== Records for processing ==

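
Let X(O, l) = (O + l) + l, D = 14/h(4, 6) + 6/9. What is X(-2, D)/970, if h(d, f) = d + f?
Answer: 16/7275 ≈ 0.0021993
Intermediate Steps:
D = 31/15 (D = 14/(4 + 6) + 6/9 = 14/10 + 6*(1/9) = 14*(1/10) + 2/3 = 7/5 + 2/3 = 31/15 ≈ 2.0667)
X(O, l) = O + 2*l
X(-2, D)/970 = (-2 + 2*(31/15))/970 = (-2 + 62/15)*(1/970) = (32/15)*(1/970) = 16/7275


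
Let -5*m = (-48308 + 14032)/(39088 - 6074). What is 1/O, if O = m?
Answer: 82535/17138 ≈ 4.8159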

===
== Records for processing ==

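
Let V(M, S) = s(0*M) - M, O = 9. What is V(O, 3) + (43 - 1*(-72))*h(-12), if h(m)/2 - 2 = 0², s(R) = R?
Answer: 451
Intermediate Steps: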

===

• Exercise prompt: Across the data above, how many lines contain "What"? Reply with a bare number.

• Completed task: 3